» Task description
Please transcribe, exactly and only, the lines of the records below from the one holding "T (°C) | α (K⁻¹) |" to the very end.

» Data provided
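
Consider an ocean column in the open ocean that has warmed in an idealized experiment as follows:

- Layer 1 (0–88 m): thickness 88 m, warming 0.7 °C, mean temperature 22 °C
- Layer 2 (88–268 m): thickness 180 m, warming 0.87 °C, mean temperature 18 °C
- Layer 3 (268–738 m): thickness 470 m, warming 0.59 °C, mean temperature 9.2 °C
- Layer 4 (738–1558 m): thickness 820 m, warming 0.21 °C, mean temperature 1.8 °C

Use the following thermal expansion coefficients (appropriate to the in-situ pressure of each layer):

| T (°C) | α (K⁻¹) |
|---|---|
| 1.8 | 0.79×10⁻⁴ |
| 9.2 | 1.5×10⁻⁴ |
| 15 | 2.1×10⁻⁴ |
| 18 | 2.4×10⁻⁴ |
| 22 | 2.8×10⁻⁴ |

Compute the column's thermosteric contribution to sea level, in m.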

» Response to the task
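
| T (°C) | α (K⁻¹) |
|---|---|
| 1.8 | 0.79×10⁻⁴ |
| 9.2 | 1.5×10⁻⁴ |
| 15 | 2.1×10⁻⁴ |
| 18 | 2.4×10⁻⁴ |
| 22 | 2.8×10⁻⁴ |

Compute the column's thermosteric contribution to sea level, in m.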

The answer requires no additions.